___ EXERCISE MATERIALS

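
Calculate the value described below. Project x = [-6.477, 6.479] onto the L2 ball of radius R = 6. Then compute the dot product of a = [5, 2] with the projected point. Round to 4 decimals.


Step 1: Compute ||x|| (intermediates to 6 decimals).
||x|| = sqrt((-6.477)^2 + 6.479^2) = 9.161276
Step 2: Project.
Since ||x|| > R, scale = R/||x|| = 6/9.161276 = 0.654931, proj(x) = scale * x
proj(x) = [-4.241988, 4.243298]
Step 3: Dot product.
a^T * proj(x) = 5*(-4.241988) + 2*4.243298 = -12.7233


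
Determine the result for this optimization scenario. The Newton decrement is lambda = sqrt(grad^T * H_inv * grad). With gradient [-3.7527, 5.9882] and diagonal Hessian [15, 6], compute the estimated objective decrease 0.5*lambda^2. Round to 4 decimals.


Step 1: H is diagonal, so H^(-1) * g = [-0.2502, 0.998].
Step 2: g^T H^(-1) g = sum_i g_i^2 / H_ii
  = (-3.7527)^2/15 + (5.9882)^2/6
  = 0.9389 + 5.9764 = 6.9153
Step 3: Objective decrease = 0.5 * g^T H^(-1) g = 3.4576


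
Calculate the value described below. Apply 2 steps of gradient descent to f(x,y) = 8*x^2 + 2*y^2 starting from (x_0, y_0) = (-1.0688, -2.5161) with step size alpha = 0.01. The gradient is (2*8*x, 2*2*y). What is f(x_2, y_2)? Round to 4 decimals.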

______
___ EXERCISE MATERIALS

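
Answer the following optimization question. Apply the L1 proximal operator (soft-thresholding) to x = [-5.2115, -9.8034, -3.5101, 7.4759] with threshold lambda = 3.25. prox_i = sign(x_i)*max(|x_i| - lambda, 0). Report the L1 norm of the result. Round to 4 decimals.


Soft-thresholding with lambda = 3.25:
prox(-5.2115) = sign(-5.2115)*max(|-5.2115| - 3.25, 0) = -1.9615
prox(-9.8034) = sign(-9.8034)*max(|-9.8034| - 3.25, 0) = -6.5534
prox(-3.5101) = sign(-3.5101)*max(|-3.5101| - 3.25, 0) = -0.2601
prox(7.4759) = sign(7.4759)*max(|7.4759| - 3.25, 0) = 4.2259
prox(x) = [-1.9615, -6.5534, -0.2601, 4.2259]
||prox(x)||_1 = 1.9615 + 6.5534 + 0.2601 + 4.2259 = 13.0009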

______

PROBLEM TO WORK ON
Above are the entries. Copy exactly the part that opens with the line containing "Calculate the value described below. Project" and closes with the line containing "Calculate the value described below. Apply", and no more.

SOLUTION FOR THIS EXERCISE
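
Calculate the value described below. Project x = [-6.477, 6.479] onto the L2 ball of radius R = 6. Then compute the dot product of a = [5, 2] with the projected point. Round to 4 decimals.


Step 1: Compute ||x|| (intermediates to 6 decimals).
||x|| = sqrt((-6.477)^2 + 6.479^2) = 9.161276
Step 2: Project.
Since ||x|| > R, scale = R/||x|| = 6/9.161276 = 0.654931, proj(x) = scale * x
proj(x) = [-4.241988, 4.243298]
Step 3: Dot product.
a^T * proj(x) = 5*(-4.241988) + 2*4.243298 = -12.7233


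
Determine the result for this optimization scenario. The Newton decrement is lambda = sqrt(grad^T * H_inv * grad). With gradient [-3.7527, 5.9882] and diagonal Hessian [15, 6], compute the estimated objective decrease 0.5*lambda^2. Round to 4 decimals.


Step 1: H is diagonal, so H^(-1) * g = [-0.2502, 0.998].
Step 2: g^T H^(-1) g = sum_i g_i^2 / H_ii
  = (-3.7527)^2/15 + (5.9882)^2/6
  = 0.9389 + 5.9764 = 6.9153
Step 3: Objective decrease = 0.5 * g^T H^(-1) g = 3.4576


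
Calculate the value described below. Apply 2 steps of gradient descent to f(x,y) = 8*x^2 + 2*y^2 starting from (x_0, y_0) = (-1.0688, -2.5161) with step size alpha = 0.01. The gradient is (2*8*x, 2*2*y). What is f(x_2, y_2)? Round to 4 decimals.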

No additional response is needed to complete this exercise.